Every record that follows should be printed verbatim.
-- PROVIDED DATA follows --
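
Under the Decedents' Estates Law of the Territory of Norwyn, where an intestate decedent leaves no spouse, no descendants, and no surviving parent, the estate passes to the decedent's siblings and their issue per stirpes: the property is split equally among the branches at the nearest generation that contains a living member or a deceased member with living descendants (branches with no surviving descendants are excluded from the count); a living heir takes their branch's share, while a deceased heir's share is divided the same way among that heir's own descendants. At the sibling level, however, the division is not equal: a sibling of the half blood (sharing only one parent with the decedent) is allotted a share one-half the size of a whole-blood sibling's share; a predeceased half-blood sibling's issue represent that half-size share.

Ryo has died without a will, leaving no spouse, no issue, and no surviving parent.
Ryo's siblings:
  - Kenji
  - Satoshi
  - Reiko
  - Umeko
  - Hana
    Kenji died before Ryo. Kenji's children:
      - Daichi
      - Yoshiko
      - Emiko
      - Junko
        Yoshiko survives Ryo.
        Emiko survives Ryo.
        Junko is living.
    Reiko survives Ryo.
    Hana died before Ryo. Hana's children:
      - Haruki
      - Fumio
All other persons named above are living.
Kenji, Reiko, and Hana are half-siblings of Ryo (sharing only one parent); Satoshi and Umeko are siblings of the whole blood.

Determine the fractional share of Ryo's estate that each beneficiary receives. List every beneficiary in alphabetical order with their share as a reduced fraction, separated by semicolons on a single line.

Daichi 1/28; Emiko 1/28; Fumio 1/14; Haruki 1/14; Junko 1/28; Reiko 1/7; Satoshi 2/7; Umeko 2/7; Yoshiko 1/28

No spouse, descendants, or parent survives, so the estate passes to Ryo's siblings per stirpes.
Half-blood siblings count for one-half the weight of whole-blood siblings at the initial division.
Dividing 1 in proportion to weights (total weight 7/2): Kenji (weight 1/2) → 1/7; Satoshi (weight 1) → 2/7; Reiko (weight 1/2) → 1/7; Umeko (weight 1) → 2/7; Hana (weight 1/2) → 1/7.
Kenji predeceased; the 1/7 allotted to Kenji's branch passes to Kenji's issue by representation.
The 1/7 is divided into 4 equal shares of 1/28 among Daichi, Yoshiko, Emiko, Junko.
Daichi is living and takes 1/28.
Yoshiko is living and takes 1/28.
Emiko is living and takes 1/28.
Junko is living and takes 1/28.
Satoshi is living and takes 2/7.
Reiko is living and takes 1/7.
Umeko is living and takes 2/7.
Hana predeceased; the 1/7 allotted to Hana's branch passes to Hana's issue by representation.
The 1/7 is divided into 2 equal shares of 1/14 among Haruki, Fumio.
Haruki is living and takes 1/14.
Fumio is living and takes 1/14.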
-- PROVIDED DATA concluded --
» **WRITTEN RESPONSE**:
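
Under the Decedents' Estates Law of the Territory of Norwyn, where an intestate decedent leaves no spouse, no descendants, and no surviving parent, the estate passes to the decedent's siblings and their issue per stirpes: the property is split equally among the branches at the nearest generation that contains a living member or a deceased member with living descendants (branches with no surviving descendants are excluded from the count); a living heir takes their branch's share, while a deceased heir's share is divided the same way among that heir's own descendants. At the sibling level, however, the division is not equal: a sibling of the half blood (sharing only one parent with the decedent) is allotted a share one-half the size of a whole-blood sibling's share; a predeceased half-blood sibling's issue represent that half-size share.

Ryo has died without a will, leaving no spouse, no issue, and no surviving parent.
Ryo's siblings:
  - Kenji
  - Satoshi
  - Reiko
  - Umeko
  - Hana
    Kenji died before Ryo. Kenji's children:
      - Daichi
      - Yoshiko
      - Emiko
      - Junko
        Yoshiko survives Ryo.
        Emiko survives Ryo.
        Junko is living.
    Reiko survives Ryo.
    Hana died before Ryo. Hana's children:
      - Haruki
      - Fumio
All other persons named above are living.
Kenji, Reiko, and Hana are half-siblings of Ryo (sharing only one parent); Satoshi and Umeko are siblings of the whole blood.

Determine the fractional share of Ryo's estate that each beneficiary receives. List every beneficiary in alphabetical order with their share as a reduced fraction, separated by semicolons on a single line.

Daichi 1/28; Emiko 1/28; Fumio 1/14; Haruki 1/14; Junko 1/28; Reiko 1/7; Satoshi 2/7; Umeko 2/7; Yoshiko 1/28

No spouse, descendants, or parent survives, so the estate passes to Ryo's siblings per stirpes.
Half-blood siblings count for one-half the weight of whole-blood siblings at the initial division.
Dividing 1 in proportion to weights (total weight 7/2): Kenji (weight 1/2) → 1/7; Satoshi (weight 1) → 2/7; Reiko (weight 1/2) → 1/7; Umeko (weight 1) → 2/7; Hana (weight 1/2) → 1/7.
Kenji predeceased; the 1/7 allotted to Kenji's branch passes to Kenji's issue by representation.
The 1/7 is divided into 4 equal shares of 1/28 among Daichi, Yoshiko, Emiko, Junko.
Daichi is living and takes 1/28.
Yoshiko is living and takes 1/28.
Emiko is living and takes 1/28.
Junko is living and takes 1/28.
Satoshi is living and takes 2/7.
Reiko is living and takes 1/7.
Umeko is living and takes 2/7.
Hana predeceased; the 1/7 allotted to Hana's branch passes to Hana's issue by representation.
The 1/7 is divided into 2 equal shares of 1/14 among Haruki, Fumio.
Haruki is living and takes 1/14.
Fumio is living and takes 1/14.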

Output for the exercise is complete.